- Data records

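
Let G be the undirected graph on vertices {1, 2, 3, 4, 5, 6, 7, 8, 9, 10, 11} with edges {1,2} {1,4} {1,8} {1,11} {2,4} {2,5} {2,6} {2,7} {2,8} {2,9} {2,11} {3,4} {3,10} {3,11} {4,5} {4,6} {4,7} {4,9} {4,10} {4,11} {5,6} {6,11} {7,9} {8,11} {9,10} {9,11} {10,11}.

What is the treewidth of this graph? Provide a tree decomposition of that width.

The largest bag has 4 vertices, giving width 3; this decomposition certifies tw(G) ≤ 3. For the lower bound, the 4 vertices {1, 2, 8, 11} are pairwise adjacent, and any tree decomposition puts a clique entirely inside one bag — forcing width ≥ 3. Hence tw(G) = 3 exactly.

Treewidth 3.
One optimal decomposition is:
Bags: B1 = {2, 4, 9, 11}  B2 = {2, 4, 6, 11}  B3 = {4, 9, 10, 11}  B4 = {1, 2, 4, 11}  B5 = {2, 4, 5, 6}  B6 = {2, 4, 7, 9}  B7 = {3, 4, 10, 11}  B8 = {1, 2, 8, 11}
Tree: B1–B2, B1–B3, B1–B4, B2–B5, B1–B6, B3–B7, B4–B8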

* * *

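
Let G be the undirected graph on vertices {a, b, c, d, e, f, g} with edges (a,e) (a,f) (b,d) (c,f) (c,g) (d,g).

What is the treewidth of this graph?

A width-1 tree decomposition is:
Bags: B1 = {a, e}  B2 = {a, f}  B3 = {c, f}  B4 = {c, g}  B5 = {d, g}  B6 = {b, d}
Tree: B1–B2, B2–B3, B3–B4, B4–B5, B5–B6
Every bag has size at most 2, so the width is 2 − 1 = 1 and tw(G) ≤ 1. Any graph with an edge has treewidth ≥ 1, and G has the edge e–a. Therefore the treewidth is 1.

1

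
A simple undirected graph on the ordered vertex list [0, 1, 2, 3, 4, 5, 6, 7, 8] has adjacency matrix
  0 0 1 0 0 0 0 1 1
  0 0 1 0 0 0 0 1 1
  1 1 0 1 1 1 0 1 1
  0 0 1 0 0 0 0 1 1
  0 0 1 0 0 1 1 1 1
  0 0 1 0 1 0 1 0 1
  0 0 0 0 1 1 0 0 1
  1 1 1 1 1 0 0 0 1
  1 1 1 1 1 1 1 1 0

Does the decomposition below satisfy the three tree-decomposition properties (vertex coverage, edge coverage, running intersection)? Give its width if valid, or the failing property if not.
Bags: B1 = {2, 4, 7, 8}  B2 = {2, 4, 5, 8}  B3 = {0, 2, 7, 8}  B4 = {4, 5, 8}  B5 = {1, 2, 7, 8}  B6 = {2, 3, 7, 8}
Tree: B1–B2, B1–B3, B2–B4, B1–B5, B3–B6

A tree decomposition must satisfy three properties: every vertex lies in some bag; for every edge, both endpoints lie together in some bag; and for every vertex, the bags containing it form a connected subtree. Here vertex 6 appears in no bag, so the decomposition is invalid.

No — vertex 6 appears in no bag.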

--

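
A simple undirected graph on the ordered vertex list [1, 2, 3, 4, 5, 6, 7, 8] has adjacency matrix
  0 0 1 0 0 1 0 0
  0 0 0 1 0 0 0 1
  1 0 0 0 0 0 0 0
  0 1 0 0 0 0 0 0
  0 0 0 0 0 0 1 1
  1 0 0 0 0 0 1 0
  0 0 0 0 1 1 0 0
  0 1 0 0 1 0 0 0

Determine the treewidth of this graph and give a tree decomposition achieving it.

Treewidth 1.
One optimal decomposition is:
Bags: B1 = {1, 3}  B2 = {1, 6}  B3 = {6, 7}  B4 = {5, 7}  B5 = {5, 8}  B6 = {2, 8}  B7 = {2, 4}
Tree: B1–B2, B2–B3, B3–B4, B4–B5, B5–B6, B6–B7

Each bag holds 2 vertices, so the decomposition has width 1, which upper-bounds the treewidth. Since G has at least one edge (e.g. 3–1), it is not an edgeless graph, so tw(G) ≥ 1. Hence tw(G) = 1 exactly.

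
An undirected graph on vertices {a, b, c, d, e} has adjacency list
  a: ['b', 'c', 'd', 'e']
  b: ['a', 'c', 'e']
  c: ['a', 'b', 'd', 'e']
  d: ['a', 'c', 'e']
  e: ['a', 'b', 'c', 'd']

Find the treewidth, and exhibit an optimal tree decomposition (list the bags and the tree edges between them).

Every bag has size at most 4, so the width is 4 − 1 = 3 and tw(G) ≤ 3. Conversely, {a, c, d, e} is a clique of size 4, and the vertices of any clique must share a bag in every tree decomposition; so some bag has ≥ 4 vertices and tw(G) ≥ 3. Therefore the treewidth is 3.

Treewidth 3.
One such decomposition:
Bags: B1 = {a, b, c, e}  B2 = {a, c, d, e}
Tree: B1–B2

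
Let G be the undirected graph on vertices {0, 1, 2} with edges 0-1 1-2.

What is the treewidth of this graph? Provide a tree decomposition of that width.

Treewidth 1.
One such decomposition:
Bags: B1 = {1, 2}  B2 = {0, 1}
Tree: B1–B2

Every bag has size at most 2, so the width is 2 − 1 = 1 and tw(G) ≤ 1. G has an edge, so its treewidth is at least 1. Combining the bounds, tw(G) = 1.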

- The task
Go through the data above and return each line containing the string "ordered".

- Solved exercise
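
A simple undirected graph on the ordered vertex list [0, 1, 2, 3, 4, 5, 6, 7, 8] has adjacency matrix
A simple undirected graph on the ordered vertex list [1, 2, 3, 4, 5, 6, 7, 8] has adjacency matrix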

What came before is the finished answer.